# [Problem]
Each entry is to be transcribed exactly, with nothing added or dropped.

# [Excerpted data]
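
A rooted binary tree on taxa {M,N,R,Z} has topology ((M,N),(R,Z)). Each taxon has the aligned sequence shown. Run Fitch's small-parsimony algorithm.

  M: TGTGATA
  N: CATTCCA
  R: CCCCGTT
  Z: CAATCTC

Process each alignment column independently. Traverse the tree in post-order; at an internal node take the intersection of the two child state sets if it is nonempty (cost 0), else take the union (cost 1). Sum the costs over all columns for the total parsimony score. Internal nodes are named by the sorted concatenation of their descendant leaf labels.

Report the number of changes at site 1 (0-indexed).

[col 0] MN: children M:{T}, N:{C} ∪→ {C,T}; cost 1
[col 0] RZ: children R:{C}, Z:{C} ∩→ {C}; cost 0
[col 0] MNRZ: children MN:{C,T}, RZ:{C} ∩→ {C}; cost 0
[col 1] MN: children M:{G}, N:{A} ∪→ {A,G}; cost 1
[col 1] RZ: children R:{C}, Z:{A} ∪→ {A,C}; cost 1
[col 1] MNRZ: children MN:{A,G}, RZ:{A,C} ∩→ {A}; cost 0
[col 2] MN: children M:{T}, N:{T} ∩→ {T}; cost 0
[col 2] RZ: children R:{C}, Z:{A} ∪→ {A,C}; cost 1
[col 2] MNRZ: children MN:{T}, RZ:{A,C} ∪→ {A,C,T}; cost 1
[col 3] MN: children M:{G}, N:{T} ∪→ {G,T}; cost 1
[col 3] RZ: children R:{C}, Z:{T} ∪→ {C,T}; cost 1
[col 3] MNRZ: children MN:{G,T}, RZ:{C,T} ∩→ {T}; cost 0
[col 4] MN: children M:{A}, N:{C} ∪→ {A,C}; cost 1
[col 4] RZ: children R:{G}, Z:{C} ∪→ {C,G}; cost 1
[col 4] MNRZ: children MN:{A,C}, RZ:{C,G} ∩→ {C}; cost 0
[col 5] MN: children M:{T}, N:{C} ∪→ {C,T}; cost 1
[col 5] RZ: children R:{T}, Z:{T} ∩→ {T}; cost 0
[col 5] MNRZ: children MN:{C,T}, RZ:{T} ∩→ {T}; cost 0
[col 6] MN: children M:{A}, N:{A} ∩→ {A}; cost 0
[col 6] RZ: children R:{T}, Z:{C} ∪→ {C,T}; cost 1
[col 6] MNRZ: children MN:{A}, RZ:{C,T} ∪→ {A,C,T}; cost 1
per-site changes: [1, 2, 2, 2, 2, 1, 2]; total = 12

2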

# [Output of the exercise]
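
A rooted binary tree on taxa {M,N,R,Z} has topology ((M,N),(R,Z)). Each taxon has the aligned sequence shown. Run Fitch's small-parsimony algorithm.

  M: TGTGATA
  N: CATTCCA
  R: CCCCGTT
  Z: CAATCTC

Process each alignment column independently. Traverse the tree in post-order; at an internal node take the intersection of the two child state sets if it is nonempty (cost 0), else take the union (cost 1). Sum the costs over all columns for the total parsimony score. Internal nodes are named by the sorted concatenation of their descendant leaf labels.

Report the number of changes at site 1 (0-indexed).

[col 0] MN: children M:{T}, N:{C} ∪→ {C,T}; cost 1
[col 0] RZ: children R:{C}, Z:{C} ∩→ {C}; cost 0
[col 0] MNRZ: children MN:{C,T}, RZ:{C} ∩→ {C}; cost 0
[col 1] MN: children M:{G}, N:{A} ∪→ {A,G}; cost 1
[col 1] RZ: children R:{C}, Z:{A} ∪→ {A,C}; cost 1
[col 1] MNRZ: children MN:{A,G}, RZ:{A,C} ∩→ {A}; cost 0
[col 2] MN: children M:{T}, N:{T} ∩→ {T}; cost 0
[col 2] RZ: children R:{C}, Z:{A} ∪→ {A,C}; cost 1
[col 2] MNRZ: children MN:{T}, RZ:{A,C} ∪→ {A,C,T}; cost 1
[col 3] MN: children M:{G}, N:{T} ∪→ {G,T}; cost 1
[col 3] RZ: children R:{C}, Z:{T} ∪→ {C,T}; cost 1
[col 3] MNRZ: children MN:{G,T}, RZ:{C,T} ∩→ {T}; cost 0
[col 4] MN: children M:{A}, N:{C} ∪→ {A,C}; cost 1
[col 4] RZ: children R:{G}, Z:{C} ∪→ {C,G}; cost 1
[col 4] MNRZ: children MN:{A,C}, RZ:{C,G} ∩→ {C}; cost 0
[col 5] MN: children M:{T}, N:{C} ∪→ {C,T}; cost 1
[col 5] RZ: children R:{T}, Z:{T} ∩→ {T}; cost 0
[col 5] MNRZ: children MN:{C,T}, RZ:{T} ∩→ {T}; cost 0
[col 6] MN: children M:{A}, N:{A} ∩→ {A}; cost 0
[col 6] RZ: children R:{T}, Z:{C} ∪→ {C,T}; cost 1
[col 6] MNRZ: children MN:{A}, RZ:{C,T} ∪→ {A,C,T}; cost 1
per-site changes: [1, 2, 2, 2, 2, 1, 2]; total = 12

2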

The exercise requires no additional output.